(Beginning of Input data)

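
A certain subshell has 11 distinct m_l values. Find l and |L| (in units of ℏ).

l = 5, |L| = √30 ℏ ≈ 5.477ℏ

2l + 1 = 11 ⇒ l = 5.
Then |L| = √(l(l+1)) ℏ = √30 ℏ.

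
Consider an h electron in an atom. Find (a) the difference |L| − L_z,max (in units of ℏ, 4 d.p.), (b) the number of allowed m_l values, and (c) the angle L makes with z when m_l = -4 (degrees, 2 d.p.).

|L|−L_z,max ≈ 0.4772ℏ; 11 values; θ(m_l=-4) ≈ 136.91°

For an h orbital, l = 5.
|L| − L_z,max = (√30 − 5)ℏ ≈ 0.4772ℏ.
There are 2l+1 = 11 values of m_l.
For m_l = -4: cos θ = -4/√30, θ ≈ 136.91°.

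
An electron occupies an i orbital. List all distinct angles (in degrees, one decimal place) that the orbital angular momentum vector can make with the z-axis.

The letter i corresponds to l = 6.
|L|² = l(l+1)ℏ² = 42ℏ², so |L| = √42 ℏ.
cos θ = m_l/√42 for each m_l ∈ {-6, -5, -4, -3, -2, -1, 0, 1, 2, 3, 4, 5, 6}.

θ ∈ {22.2°, 39.5°, 51.9°, 62.4°, 72.0°, 81.1°, 90.0°, 98.9°, 108.0°, 117.6°, 128.1°, 140.5°, 157.8°}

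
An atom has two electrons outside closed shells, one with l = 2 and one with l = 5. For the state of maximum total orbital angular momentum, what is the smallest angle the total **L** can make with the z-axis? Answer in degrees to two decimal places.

θ_min ≈ 20.70°

The total orbital quantum number L ranges from |l₁ − l₂| to l₁ + l₂ in integer steps.
L ∈ {3, 4, 5, 6, 7}.
The maximum is L = 7, with |L_tot| = ℏ√(7·8) = 2√14 ℏ.
The minimum angle with z is arccos(7/√56) ≈ 20.70°.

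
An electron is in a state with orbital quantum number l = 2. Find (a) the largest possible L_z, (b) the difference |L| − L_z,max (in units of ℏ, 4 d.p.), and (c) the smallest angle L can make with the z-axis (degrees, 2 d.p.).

L_z,max = lℏ = 2ℏ.
|L| − L_z,max = (√6 − 2)ℏ ≈ 0.4495ℏ.
cos θ_min = 2/√6, so θ_min ≈ 35.26°.

L_z,max = 2ℏ; |L|−L_z,max ≈ 0.4495ℏ; θ_min ≈ 35.26°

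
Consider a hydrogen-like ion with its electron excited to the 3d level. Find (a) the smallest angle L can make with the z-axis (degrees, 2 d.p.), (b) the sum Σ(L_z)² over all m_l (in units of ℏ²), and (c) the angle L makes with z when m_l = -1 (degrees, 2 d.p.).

The 3d level has l = 2.
cos θ_min = 2/√6, so θ_min ≈ 35.26°.
Σ m_l² = 10, so Σ(L_z)² = 10 ℏ².
For m_l = -1: cos θ = -1/√6, θ ≈ 114.09°.

θ_min ≈ 35.26°; Σ(L_z)² = 10 ℏ²; θ(m_l=-1) ≈ 114.09°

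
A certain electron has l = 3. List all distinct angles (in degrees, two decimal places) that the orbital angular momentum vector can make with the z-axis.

|L|² = l(l+1)ℏ² = 12ℏ², so |L| = 2√3 ℏ.
cos θ = m_l/√12 for each m_l ∈ {-3, -2, -1, 0, 1, 2, 3}.

θ ∈ {30.00°, 54.74°, 73.22°, 90.00°, 106.78°, 125.26°, 150.00°}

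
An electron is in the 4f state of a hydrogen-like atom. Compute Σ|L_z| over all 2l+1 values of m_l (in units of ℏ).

Σ|L_z| = 12 ℏ

For 4f, l = 3.
m_l runs from −3 to 3, i.e. {-3, -2, -1, 0, 1, 2, 3}.
Σ|m_l| = 2(1+2+…+3) = 12.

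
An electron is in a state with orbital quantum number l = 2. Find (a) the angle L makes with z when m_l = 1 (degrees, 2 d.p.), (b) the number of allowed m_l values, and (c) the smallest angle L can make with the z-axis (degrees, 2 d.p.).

For m_l = 1: cos θ = 1/√6, θ ≈ 65.91°.
There are 2l+1 = 5 values of m_l.
cos θ_min = 2/√6, so θ_min ≈ 35.26°.

θ(m_l=1) ≈ 65.91°; 5 values; θ_min ≈ 35.26°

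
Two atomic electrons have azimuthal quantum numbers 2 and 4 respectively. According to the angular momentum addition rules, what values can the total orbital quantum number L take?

L = 2, 3, 4, 5, 6

The total orbital quantum number L ranges from |l₁ − l₂| to l₁ + l₂ in integer steps.
So L can be 2, 3, 4, 5, 6.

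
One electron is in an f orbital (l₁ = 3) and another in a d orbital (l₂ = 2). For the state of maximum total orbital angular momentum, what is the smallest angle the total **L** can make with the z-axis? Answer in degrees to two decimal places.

The total orbital quantum number L ranges from |l₁ − l₂| to l₁ + l₂ in integer steps.
Allowed values: L = 1, 2, 3, 4, 5.
The maximum is L = 5, with |L_tot| = ℏ√(5·6) = √30 ℏ.
The minimum angle with z is arccos(5/√30) ≈ 24.09°.

θ_min ≈ 24.09°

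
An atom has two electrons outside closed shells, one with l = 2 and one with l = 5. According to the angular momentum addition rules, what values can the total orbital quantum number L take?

L runs from |2 − 5| = 3 to 2 + 5 = 7.
L ∈ {3, 4, 5, 6, 7}.

L = 3, 4, 5, 6, 7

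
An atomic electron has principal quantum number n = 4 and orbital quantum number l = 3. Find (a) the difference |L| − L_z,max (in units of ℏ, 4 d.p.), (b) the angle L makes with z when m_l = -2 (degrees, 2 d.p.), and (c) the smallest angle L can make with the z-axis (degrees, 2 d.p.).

|L|−L_z,max ≈ 0.4641ℏ; θ(m_l=-2) ≈ 125.26°; θ_min ≈ 30.00°

|L| − L_z,max = (2√3 − 3)ℏ ≈ 0.4641ℏ.
For m_l = -2: cos θ = -2/√12, θ ≈ 125.26°.
cos θ_min = 3/√12, so θ_min ≈ 30.00°.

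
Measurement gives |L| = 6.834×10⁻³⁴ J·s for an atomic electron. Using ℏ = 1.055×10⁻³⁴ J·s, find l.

Dividing by ℏ: |L|/ℏ ≈ 6.478.
(|L|/ℏ)² = l(l+1) ≈ 41.96 ⇒ l = 6.

l = 6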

(End of Input data)

▶ Requirement
When you transcribe the listing, make each line match the original exactly.

▶ Answer to the problem
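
A certain subshell has 11 distinct m_l values. Find l and |L| (in units of ℏ).

l = 5, |L| = √30 ℏ ≈ 5.477ℏ

2l + 1 = 11 ⇒ l = 5.
Then |L| = √(l(l+1)) ℏ = √30 ℏ.

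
Consider an h electron in an atom. Find (a) the difference |L| − L_z,max (in units of ℏ, 4 d.p.), (b) the number of allowed m_l values, and (c) the angle L makes with z when m_l = -4 (degrees, 2 d.p.).

|L|−L_z,max ≈ 0.4772ℏ; 11 values; θ(m_l=-4) ≈ 136.91°

For an h orbital, l = 5.
|L| − L_z,max = (√30 − 5)ℏ ≈ 0.4772ℏ.
There are 2l+1 = 11 values of m_l.
For m_l = -4: cos θ = -4/√30, θ ≈ 136.91°.

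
An electron occupies an i orbital. List all distinct angles (in degrees, one decimal place) that the orbital angular momentum vector can make with the z-axis.

The letter i corresponds to l = 6.
|L|² = l(l+1)ℏ² = 42ℏ², so |L| = √42 ℏ.
cos θ = m_l/√42 for each m_l ∈ {-6, -5, -4, -3, -2, -1, 0, 1, 2, 3, 4, 5, 6}.

θ ∈ {22.2°, 39.5°, 51.9°, 62.4°, 72.0°, 81.1°, 90.0°, 98.9°, 108.0°, 117.6°, 128.1°, 140.5°, 157.8°}

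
An atom has two electrons outside closed shells, one with l = 2 and one with l = 5. For the state of maximum total orbital angular momentum, what is the smallest angle the total **L** can make with the z-axis? Answer in degrees to two decimal places.

θ_min ≈ 20.70°

The total orbital quantum number L ranges from |l₁ − l₂| to l₁ + l₂ in integer steps.
L ∈ {3, 4, 5, 6, 7}.
The maximum is L = 7, with |L_tot| = ℏ√(7·8) = 2√14 ℏ.
The minimum angle with z is arccos(7/√56) ≈ 20.70°.

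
An electron is in a state with orbital quantum number l = 2. Find (a) the largest possible L_z, (b) the difference |L| − L_z,max (in units of ℏ, 4 d.p.), and (c) the smallest angle L can make with the z-axis (degrees, 2 d.p.).

L_z,max = lℏ = 2ℏ.
|L| − L_z,max = (√6 − 2)ℏ ≈ 0.4495ℏ.
cos θ_min = 2/√6, so θ_min ≈ 35.26°.

L_z,max = 2ℏ; |L|−L_z,max ≈ 0.4495ℏ; θ_min ≈ 35.26°

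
Consider a hydrogen-like ion with its electron excited to the 3d level. Find (a) the smallest angle L can make with the z-axis (degrees, 2 d.p.), (b) the sum Σ(L_z)² over all m_l (in units of ℏ²), and (c) the angle L makes with z when m_l = -1 (degrees, 2 d.p.).

The 3d level has l = 2.
cos θ_min = 2/√6, so θ_min ≈ 35.26°.
Σ m_l² = 10, so Σ(L_z)² = 10 ℏ².
For m_l = -1: cos θ = -1/√6, θ ≈ 114.09°.

θ_min ≈ 35.26°; Σ(L_z)² = 10 ℏ²; θ(m_l=-1) ≈ 114.09°

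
A certain electron has l = 3. List all distinct angles (in degrees, two decimal places) that the orbital angular momentum vector can make with the z-axis.

|L|² = l(l+1)ℏ² = 12ℏ², so |L| = 2√3 ℏ.
cos θ = m_l/√12 for each m_l ∈ {-3, -2, -1, 0, 1, 2, 3}.

θ ∈ {30.00°, 54.74°, 73.22°, 90.00°, 106.78°, 125.26°, 150.00°}

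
An electron is in the 4f state of a hydrogen-like atom. Compute Σ|L_z| over all 2l+1 values of m_l (in units of ℏ).

Σ|L_z| = 12 ℏ

For 4f, l = 3.
m_l runs from −3 to 3, i.e. {-3, -2, -1, 0, 1, 2, 3}.
Σ|m_l| = 2(1+2+…+3) = 12.

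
An electron is in a state with orbital quantum number l = 2. Find (a) the angle L makes with z when m_l = 1 (degrees, 2 d.p.), (b) the number of allowed m_l values, and (c) the smallest angle L can make with the z-axis (degrees, 2 d.p.).

For m_l = 1: cos θ = 1/√6, θ ≈ 65.91°.
There are 2l+1 = 5 values of m_l.
cos θ_min = 2/√6, so θ_min ≈ 35.26°.

θ(m_l=1) ≈ 65.91°; 5 values; θ_min ≈ 35.26°

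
Two atomic electrons have azimuthal quantum numbers 2 and 4 respectively. According to the angular momentum addition rules, what values can the total orbital quantum number L take?

L = 2, 3, 4, 5, 6

The total orbital quantum number L ranges from |l₁ − l₂| to l₁ + l₂ in integer steps.
So L can be 2, 3, 4, 5, 6.

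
One electron is in an f orbital (l₁ = 3) and another in a d orbital (l₂ = 2). For the state of maximum total orbital angular momentum, what is the smallest angle the total **L** can make with the z-axis? Answer in degrees to two decimal places.

The total orbital quantum number L ranges from |l₁ − l₂| to l₁ + l₂ in integer steps.
Allowed values: L = 1, 2, 3, 4, 5.
The maximum is L = 5, with |L_tot| = ℏ√(5·6) = √30 ℏ.
The minimum angle with z is arccos(5/√30) ≈ 24.09°.

θ_min ≈ 24.09°

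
An atom has two electrons outside closed shells, one with l = 2 and one with l = 5. According to the angular momentum addition rules, what values can the total orbital quantum number L take?

L runs from |2 − 5| = 3 to 2 + 5 = 7.
L ∈ {3, 4, 5, 6, 7}.

L = 3, 4, 5, 6, 7

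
An atomic electron has principal quantum number n = 4 and orbital quantum number l = 3. Find (a) the difference |L| − L_z,max (in units of ℏ, 4 d.p.), (b) the angle L makes with z when m_l = -2 (degrees, 2 d.p.), and (c) the smallest angle L can make with the z-axis (degrees, 2 d.p.).

|L|−L_z,max ≈ 0.4641ℏ; θ(m_l=-2) ≈ 125.26°; θ_min ≈ 30.00°

|L| − L_z,max = (2√3 − 3)ℏ ≈ 0.4641ℏ.
For m_l = -2: cos θ = -2/√12, θ ≈ 125.26°.
cos θ_min = 3/√12, so θ_min ≈ 30.00°.

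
Measurement gives |L| = 6.834×10⁻³⁴ J·s for an atomic electron. Using ℏ = 1.055×10⁻³⁴ J·s, find l.

Dividing by ℏ: |L|/ℏ ≈ 6.478.
(|L|/ℏ)² = l(l+1) ≈ 41.96 ⇒ l = 6.

l = 6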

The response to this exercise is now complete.